PROBLEM DETAILS
Transcribe the data exactly.

DATA SHOWN
══════════
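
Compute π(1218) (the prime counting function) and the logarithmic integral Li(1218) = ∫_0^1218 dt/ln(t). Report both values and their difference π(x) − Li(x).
π(1218) = 199;  Li(1218) ≈ 208.71;  π(x) − Li(x) ≈ -9.71.

Direct count of primes ≤ 1218 gives π(1218) = 199. Numerical evaluation of the logarithmic integral gives Li(1218) ≈ 208.71. The difference π(x) − Li(x) ≈ -9.71 is typically negative for small/moderate x (Li(x) overestimates), though Littlewood's theorem shows this sign changes infinitely often.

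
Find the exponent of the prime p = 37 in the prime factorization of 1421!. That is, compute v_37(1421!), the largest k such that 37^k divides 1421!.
v_37(1421!) = 39

Legendre's formula: v_p(n!) = Σ_{k ≥ 1} ⌊n / p^k⌋. For p = 37, n = 1421, the terms are:
  ⌊1421/37^1⌋ = ⌊1421/37⌋ = 38
  ⌊1421/37^2⌋ = ⌊1421/1369⌋ = 1
(the next term ⌊1421/37^3⌋ = 0, terminating the sum). Summing: v_37(1421!) = 38 + 1 = 39.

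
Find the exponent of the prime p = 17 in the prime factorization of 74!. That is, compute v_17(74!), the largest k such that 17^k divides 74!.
v_17(74!) = 4

Legendre's formula: v_p(n!) = Σ_{k ≥ 1} ⌊n / p^k⌋. For p = 17, n = 74, the terms are:
  ⌊74/17^1⌋ = ⌊74/17⌋ = 4
(the next term ⌊74/17^2⌋ = 0, terminating the sum). Summing: v_17(74!) = 4 = 4.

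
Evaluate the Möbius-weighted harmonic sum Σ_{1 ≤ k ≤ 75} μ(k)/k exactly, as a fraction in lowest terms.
Σ μ(k)/k = -7431196043498463691814948/581852579989271773580304621

Values of μ(k) for 1 ≤ k ≤ 75: μ(1) = 1, μ(2) = -1, μ(3) = -1, μ(5) = -1, μ(6) = 1, μ(7) = -1, μ(10) = 1, μ(11) = -1, μ(13) = -1, μ(14) = 1, μ(15) = 1, μ(17) = -1, μ(19) = -1, μ(21) = 1, μ(22) = 1, μ(23) = -1, μ(26) = 1, μ(29) = -1, μ(30) = -1, μ(31) = -1, μ(33) = 1, μ(34) = 1, μ(35) = 1, μ(37) = -1, μ(38) = 1, μ(39) = 1, μ(41) = -1, μ(42) = -1, μ(43) = -1, μ(46) = 1, μ(47) = -1, μ(51) = 1, μ(53) = -1, μ(55) = 1, μ(57) = 1, μ(58) = 1, μ(59) = -1, μ(61) = -1, μ(62) = 1, μ(65) = 1, μ(66) = -1, μ(67) = -1, μ(69) = 1, μ(70) = -1, μ(71) = -1, μ(73) = -1, μ(74) = 1, with μ = 0 on non-squarefree integers. Summing μ(k)/k for k where μ(k) ≠ 0 gives -7431196043498463691814948/581852579989271773580304621 ≈ -0.0128. (PNT ⟺ this sum → 0 as n → ∞.)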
══════════
THE ANSWER
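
Compute π(1218) (the prime counting function) and the logarithmic integral Li(1218) = ∫_0^1218 dt/ln(t). Report both values and their difference π(x) − Li(x).
π(1218) = 199;  Li(1218) ≈ 208.71;  π(x) − Li(x) ≈ -9.71.

Direct count of primes ≤ 1218 gives π(1218) = 199. Numerical evaluation of the logarithmic integral gives Li(1218) ≈ 208.71. The difference π(x) − Li(x) ≈ -9.71 is typically negative for small/moderate x (Li(x) overestimates), though Littlewood's theorem shows this sign changes infinitely often.

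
Find the exponent of the prime p = 37 in the prime factorization of 1421!. That is, compute v_37(1421!), the largest k such that 37^k divides 1421!.
v_37(1421!) = 39

Legendre's formula: v_p(n!) = Σ_{k ≥ 1} ⌊n / p^k⌋. For p = 37, n = 1421, the terms are:
  ⌊1421/37^1⌋ = ⌊1421/37⌋ = 38
  ⌊1421/37^2⌋ = ⌊1421/1369⌋ = 1
(the next term ⌊1421/37^3⌋ = 0, terminating the sum). Summing: v_37(1421!) = 38 + 1 = 39.

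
Find the exponent of the prime p = 17 in the prime factorization of 74!. That is, compute v_17(74!), the largest k such that 17^k divides 74!.
v_17(74!) = 4

Legendre's formula: v_p(n!) = Σ_{k ≥ 1} ⌊n / p^k⌋. For p = 17, n = 74, the terms are:
  ⌊74/17^1⌋ = ⌊74/17⌋ = 4
(the next term ⌊74/17^2⌋ = 0, terminating the sum). Summing: v_17(74!) = 4 = 4.

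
Evaluate the Möbius-weighted harmonic sum Σ_{1 ≤ k ≤ 75} μ(k)/k exactly, as a fraction in lowest terms.
Σ μ(k)/k = -7431196043498463691814948/581852579989271773580304621

Values of μ(k) for 1 ≤ k ≤ 75: μ(1) = 1, μ(2) = -1, μ(3) = -1, μ(5) = -1, μ(6) = 1, μ(7) = -1, μ(10) = 1, μ(11) = -1, μ(13) = -1, μ(14) = 1, μ(15) = 1, μ(17) = -1, μ(19) = -1, μ(21) = 1, μ(22) = 1, μ(23) = -1, μ(26) = 1, μ(29) = -1, μ(30) = -1, μ(31) = -1, μ(33) = 1, μ(34) = 1, μ(35) = 1, μ(37) = -1, μ(38) = 1, μ(39) = 1, μ(41) = -1, μ(42) = -1, μ(43) = -1, μ(46) = 1, μ(47) = -1, μ(51) = 1, μ(53) = -1, μ(55) = 1, μ(57) = 1, μ(58) = 1, μ(59) = -1, μ(61) = -1, μ(62) = 1, μ(65) = 1, μ(66) = -1, μ(67) = -1, μ(69) = 1, μ(70) = -1, μ(71) = -1, μ(73) = -1, μ(74) = 1, with μ = 0 on non-squarefree integers. Summing μ(k)/k for k where μ(k) ≠ 0 gives -7431196043498463691814948/581852579989271773580304621 ≈ -0.0128. (PNT ⟺ this sum → 0 as n → ∞.)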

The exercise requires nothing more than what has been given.